_WHAT TO DO_.
From the line with "Initially, Trent had" through the line with "How many lamps", inclusive, return each line of the data below exactly and leave the rest out.

_DATA RECORDS_.
########
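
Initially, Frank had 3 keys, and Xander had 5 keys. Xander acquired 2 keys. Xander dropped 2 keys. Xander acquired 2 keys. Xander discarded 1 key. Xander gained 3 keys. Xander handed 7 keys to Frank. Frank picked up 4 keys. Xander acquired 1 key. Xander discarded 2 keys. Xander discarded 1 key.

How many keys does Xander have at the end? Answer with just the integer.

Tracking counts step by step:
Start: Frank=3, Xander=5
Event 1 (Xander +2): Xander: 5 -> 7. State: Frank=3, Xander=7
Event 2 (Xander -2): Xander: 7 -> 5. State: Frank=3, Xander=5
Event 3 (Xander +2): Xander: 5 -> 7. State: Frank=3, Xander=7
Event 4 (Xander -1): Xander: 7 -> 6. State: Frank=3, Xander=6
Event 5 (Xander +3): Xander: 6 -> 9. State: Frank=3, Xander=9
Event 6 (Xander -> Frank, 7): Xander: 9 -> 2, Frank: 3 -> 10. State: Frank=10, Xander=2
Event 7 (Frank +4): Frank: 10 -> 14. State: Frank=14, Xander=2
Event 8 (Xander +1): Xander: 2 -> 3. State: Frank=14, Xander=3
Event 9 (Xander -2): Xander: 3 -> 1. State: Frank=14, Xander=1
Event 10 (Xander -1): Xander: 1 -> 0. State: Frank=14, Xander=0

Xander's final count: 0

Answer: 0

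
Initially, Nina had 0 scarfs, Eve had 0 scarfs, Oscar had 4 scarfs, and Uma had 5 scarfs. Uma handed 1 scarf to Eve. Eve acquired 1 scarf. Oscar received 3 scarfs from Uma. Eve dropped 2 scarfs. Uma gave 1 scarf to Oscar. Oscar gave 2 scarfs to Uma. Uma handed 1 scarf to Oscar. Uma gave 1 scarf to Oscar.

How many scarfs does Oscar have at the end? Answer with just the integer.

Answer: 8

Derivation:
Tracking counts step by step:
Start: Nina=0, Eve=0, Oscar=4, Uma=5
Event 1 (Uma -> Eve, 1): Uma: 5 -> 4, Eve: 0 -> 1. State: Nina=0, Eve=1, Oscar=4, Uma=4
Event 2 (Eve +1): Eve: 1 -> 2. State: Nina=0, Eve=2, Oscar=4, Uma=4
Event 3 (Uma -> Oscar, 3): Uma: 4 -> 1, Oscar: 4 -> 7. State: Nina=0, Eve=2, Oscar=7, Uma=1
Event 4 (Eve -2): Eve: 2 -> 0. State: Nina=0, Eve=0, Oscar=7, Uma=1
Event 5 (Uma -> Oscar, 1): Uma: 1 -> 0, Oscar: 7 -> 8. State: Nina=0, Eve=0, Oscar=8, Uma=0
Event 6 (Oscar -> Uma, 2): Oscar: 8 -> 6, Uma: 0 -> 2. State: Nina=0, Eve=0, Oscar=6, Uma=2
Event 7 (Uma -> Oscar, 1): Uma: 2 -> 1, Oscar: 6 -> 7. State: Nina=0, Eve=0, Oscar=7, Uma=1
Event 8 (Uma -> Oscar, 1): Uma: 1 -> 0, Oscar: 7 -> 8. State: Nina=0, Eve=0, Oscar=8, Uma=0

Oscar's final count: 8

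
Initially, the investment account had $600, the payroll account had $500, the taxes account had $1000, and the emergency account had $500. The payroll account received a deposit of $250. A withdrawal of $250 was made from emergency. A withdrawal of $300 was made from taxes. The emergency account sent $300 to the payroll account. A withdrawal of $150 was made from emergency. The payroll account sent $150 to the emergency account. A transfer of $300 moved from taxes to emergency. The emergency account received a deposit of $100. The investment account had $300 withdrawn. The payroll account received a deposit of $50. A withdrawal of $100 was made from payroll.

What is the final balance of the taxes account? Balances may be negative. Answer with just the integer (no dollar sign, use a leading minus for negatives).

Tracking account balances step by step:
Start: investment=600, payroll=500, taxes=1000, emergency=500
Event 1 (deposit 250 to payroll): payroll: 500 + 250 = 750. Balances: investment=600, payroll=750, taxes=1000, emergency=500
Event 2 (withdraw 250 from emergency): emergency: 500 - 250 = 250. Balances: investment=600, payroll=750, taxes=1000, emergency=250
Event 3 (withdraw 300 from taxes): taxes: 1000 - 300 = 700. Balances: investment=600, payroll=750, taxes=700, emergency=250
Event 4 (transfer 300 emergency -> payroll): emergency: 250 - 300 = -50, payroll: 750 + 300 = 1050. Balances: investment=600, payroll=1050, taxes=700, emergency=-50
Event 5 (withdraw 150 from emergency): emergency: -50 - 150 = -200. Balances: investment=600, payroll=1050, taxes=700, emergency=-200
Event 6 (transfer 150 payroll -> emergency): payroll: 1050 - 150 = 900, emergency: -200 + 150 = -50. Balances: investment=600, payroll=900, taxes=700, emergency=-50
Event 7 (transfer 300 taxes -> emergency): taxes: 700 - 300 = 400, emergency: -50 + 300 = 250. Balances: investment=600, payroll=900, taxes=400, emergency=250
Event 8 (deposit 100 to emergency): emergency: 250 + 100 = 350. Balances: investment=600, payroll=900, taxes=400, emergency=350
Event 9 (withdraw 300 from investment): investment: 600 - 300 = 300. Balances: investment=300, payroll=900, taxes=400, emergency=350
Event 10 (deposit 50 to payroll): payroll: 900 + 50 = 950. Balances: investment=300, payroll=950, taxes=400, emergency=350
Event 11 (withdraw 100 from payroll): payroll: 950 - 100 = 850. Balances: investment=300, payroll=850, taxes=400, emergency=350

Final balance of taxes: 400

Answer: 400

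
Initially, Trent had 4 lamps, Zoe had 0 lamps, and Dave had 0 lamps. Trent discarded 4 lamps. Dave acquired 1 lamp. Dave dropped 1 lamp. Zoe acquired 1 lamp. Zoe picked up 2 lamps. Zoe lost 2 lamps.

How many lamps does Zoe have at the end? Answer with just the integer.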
########
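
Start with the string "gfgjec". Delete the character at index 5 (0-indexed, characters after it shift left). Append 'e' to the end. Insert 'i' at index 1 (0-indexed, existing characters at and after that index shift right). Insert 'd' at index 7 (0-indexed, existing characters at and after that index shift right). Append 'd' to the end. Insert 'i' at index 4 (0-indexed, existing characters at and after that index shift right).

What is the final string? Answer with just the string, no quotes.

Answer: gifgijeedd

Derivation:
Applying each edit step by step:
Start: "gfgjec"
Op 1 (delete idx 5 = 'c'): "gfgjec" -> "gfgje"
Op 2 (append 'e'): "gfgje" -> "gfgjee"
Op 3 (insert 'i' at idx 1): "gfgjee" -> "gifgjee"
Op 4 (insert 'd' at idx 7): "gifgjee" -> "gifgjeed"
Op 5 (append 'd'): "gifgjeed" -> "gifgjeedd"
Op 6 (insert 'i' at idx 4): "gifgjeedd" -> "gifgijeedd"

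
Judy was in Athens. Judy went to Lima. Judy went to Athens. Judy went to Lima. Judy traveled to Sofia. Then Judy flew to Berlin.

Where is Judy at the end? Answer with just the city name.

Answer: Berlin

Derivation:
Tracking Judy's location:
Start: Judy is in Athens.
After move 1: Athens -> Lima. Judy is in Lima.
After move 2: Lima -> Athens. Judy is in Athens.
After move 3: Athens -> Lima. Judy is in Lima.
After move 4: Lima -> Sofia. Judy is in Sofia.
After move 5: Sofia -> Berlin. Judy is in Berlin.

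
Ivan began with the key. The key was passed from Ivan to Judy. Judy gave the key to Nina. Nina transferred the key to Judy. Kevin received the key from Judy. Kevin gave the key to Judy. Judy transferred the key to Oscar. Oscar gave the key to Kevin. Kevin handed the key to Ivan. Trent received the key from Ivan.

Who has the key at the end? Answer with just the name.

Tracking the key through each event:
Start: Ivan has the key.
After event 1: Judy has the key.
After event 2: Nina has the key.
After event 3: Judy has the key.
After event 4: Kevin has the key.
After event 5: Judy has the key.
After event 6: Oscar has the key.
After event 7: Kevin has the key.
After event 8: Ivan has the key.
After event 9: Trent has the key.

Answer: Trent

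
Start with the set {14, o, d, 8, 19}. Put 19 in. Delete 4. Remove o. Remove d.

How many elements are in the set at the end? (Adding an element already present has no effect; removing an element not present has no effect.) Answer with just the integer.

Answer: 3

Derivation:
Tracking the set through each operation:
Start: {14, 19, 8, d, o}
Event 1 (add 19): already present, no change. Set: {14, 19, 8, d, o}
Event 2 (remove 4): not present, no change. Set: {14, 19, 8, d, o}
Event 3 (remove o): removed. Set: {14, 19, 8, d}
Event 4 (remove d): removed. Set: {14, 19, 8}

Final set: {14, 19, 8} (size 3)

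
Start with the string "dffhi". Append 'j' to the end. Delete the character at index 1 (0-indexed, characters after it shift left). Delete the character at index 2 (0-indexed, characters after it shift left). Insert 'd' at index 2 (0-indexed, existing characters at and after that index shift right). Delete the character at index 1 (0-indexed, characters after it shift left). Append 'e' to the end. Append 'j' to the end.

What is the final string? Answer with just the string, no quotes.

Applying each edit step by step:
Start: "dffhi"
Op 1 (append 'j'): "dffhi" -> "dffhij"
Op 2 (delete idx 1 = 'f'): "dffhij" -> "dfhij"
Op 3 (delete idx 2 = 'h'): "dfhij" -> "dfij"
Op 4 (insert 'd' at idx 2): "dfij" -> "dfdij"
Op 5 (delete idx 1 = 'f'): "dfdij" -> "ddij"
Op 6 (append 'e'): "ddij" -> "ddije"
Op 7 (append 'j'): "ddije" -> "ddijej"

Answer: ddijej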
########
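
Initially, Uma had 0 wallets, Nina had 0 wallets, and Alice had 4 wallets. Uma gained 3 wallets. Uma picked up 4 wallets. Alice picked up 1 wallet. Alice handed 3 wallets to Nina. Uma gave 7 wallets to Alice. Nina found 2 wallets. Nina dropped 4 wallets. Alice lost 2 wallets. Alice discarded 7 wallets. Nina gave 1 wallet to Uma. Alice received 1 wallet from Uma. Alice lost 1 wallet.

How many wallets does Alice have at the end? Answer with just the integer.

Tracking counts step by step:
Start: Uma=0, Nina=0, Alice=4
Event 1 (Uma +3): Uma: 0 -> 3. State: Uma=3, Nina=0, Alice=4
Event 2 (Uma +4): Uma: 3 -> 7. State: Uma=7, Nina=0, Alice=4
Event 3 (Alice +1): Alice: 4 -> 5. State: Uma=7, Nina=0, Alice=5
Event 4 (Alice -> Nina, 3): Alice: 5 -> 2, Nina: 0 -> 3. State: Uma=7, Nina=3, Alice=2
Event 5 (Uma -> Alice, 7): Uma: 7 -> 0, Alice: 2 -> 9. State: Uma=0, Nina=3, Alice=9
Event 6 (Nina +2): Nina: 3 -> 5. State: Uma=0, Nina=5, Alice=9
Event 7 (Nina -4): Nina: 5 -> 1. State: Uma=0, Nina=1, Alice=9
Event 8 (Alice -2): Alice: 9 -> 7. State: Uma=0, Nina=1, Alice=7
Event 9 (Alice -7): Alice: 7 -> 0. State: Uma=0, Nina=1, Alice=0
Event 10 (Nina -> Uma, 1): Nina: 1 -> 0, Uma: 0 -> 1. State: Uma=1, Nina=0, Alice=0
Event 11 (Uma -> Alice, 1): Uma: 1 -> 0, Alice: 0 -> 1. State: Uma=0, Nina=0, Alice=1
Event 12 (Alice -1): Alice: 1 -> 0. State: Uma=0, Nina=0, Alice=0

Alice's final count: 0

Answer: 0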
########
_RESPONSE TO THE EXERCISE_.
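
Initially, Trent had 4 lamps, Zoe had 0 lamps, and Dave had 0 lamps. Trent discarded 4 lamps. Dave acquired 1 lamp. Dave dropped 1 lamp. Zoe acquired 1 lamp. Zoe picked up 2 lamps. Zoe lost 2 lamps.

How many lamps does Zoe have at the end? Answer with just the integer.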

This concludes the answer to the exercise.